Stored data entries
== Segment start ==

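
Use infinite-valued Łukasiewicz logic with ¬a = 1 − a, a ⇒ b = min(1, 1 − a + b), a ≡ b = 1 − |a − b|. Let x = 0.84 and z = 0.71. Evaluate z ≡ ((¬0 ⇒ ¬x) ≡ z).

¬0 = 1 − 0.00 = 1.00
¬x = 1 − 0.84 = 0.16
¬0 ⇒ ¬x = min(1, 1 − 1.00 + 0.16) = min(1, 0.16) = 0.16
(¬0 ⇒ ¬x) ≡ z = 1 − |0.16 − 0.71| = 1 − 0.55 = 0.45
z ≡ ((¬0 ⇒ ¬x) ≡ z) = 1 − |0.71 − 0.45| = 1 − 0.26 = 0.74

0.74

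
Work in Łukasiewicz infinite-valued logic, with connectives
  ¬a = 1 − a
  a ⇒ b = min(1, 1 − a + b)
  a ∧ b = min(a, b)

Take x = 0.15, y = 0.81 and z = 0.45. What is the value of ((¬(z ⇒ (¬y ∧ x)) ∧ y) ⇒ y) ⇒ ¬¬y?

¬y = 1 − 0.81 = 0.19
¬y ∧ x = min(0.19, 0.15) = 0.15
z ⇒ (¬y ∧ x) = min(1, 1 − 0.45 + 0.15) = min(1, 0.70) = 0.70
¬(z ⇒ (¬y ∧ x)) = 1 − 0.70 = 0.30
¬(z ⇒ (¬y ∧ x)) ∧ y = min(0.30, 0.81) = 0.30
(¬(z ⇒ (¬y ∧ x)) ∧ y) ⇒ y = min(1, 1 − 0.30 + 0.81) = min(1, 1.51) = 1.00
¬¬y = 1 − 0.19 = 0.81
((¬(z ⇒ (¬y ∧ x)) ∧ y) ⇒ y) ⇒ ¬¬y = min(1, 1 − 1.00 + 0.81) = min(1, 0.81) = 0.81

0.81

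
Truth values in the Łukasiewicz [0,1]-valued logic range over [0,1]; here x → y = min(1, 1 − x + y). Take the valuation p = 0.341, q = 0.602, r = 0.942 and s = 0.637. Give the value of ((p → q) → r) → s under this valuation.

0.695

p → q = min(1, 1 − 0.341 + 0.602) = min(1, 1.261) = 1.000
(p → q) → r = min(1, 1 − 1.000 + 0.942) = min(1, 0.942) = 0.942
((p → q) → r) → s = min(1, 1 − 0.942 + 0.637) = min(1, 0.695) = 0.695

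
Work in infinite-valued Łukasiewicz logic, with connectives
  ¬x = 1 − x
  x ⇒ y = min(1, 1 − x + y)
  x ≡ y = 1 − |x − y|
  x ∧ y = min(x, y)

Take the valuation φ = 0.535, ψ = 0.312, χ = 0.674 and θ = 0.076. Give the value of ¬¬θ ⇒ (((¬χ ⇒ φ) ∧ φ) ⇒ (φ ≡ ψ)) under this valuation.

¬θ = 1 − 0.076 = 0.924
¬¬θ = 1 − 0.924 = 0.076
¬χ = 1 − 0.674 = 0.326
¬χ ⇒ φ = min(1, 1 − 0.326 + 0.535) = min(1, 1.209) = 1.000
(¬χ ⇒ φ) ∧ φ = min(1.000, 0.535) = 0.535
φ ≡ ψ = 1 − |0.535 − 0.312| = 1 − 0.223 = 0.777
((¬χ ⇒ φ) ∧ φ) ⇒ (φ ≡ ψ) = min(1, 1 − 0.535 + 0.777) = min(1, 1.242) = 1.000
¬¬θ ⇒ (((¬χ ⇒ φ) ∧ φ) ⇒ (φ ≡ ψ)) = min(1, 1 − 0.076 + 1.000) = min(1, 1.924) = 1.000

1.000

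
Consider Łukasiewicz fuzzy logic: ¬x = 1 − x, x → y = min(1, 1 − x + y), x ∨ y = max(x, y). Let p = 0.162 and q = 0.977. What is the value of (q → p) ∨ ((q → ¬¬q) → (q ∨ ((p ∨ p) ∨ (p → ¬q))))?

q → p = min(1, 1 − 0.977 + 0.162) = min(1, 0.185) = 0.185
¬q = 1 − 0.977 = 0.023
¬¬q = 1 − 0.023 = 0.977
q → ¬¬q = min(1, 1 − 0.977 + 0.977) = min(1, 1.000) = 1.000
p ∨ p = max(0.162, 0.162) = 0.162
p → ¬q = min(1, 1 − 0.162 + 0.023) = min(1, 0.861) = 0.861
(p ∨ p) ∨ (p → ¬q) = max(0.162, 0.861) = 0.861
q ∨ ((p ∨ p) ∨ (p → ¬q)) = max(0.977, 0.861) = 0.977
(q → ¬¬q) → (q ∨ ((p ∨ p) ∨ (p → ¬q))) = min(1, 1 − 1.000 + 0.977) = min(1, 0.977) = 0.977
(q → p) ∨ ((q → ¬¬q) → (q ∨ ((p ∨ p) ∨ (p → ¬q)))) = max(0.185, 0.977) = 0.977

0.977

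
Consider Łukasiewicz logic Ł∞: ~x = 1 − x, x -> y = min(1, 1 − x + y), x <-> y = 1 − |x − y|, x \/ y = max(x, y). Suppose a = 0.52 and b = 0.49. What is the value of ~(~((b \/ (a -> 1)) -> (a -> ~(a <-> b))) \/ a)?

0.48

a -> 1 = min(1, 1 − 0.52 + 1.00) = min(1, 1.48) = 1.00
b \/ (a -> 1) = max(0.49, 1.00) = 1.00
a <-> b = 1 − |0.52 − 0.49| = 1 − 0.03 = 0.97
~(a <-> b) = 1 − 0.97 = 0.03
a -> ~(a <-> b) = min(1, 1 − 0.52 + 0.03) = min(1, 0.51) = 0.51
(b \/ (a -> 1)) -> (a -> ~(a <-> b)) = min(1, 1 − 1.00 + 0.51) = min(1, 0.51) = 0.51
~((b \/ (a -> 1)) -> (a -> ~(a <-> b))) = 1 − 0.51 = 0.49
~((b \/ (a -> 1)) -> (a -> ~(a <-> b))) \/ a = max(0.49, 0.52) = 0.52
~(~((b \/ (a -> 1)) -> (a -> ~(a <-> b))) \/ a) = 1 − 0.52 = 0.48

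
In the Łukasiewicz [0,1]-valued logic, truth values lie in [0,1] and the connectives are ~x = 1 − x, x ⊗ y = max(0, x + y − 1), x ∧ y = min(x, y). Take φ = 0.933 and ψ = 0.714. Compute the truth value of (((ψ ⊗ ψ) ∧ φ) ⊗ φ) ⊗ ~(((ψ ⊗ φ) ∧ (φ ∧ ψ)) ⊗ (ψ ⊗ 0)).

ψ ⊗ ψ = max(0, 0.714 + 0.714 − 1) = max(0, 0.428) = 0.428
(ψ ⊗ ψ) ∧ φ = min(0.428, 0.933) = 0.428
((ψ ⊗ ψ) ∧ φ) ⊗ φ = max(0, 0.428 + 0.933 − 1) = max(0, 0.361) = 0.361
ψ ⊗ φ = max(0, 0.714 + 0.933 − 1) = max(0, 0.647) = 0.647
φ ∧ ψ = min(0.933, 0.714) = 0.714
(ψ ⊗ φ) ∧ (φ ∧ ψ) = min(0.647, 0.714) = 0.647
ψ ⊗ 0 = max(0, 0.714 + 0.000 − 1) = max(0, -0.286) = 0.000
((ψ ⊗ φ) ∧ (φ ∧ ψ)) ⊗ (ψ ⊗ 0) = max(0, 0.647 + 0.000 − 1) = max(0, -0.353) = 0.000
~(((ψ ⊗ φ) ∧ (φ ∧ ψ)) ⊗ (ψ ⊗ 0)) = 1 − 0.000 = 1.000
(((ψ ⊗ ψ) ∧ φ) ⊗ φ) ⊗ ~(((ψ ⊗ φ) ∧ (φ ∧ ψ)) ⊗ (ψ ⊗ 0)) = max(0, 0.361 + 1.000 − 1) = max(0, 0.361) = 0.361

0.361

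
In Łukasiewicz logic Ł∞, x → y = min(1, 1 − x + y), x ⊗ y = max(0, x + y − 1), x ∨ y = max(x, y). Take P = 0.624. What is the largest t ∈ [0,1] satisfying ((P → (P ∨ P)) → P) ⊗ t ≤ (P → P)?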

== Segment end ==

Exercise description: Only lines with the word "Work" are wanted, so copy each one from the records.

Result of the exercise:
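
Work in Łukasiewicz infinite-valued logic, with connectives
Work in infinite-valued Łukasiewicz logic, with connectives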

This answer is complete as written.